• **Data for this task**:
※ ※ ※
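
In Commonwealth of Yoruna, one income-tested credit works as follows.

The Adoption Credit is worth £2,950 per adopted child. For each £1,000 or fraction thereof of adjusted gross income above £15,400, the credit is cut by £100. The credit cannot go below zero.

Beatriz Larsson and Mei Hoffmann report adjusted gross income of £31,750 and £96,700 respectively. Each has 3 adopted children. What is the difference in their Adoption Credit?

£6,500

Beatriz (£31,750): Adoption Credit: base = 3 × £2,950 = £8,850. income exceeds £15,400 by £16,350, which is 17 full-or-partial £1,000 increments; reduction = 17 × £100 = £1,700, leaving £7,150.
Mei (£96,700): Adoption Credit: base = 3 × £2,950 = £8,850. income exceeds £15,400 by £81,300, which is 82 full-or-partial £1,000 increments; reduction = 82 × £100 = £8,200, leaving £650.
Difference: |£7,150 − £650| = £6,500.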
※ ※ ※
• **Aim of the task**:
Reproduce, exactly and without additions, the run of lines from the start of the listing above to the line bearing "The Adoption Credit", inclusive.

• **Answer space**:
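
In Commonwealth of Yoruna, one income-tested credit works as follows.

The Adoption Credit is worth £2,950 per adopted child. For each £1,000 or fraction thereof of adjusted gross income above £15,400, the credit is cut by £100. The credit cannot go below zero.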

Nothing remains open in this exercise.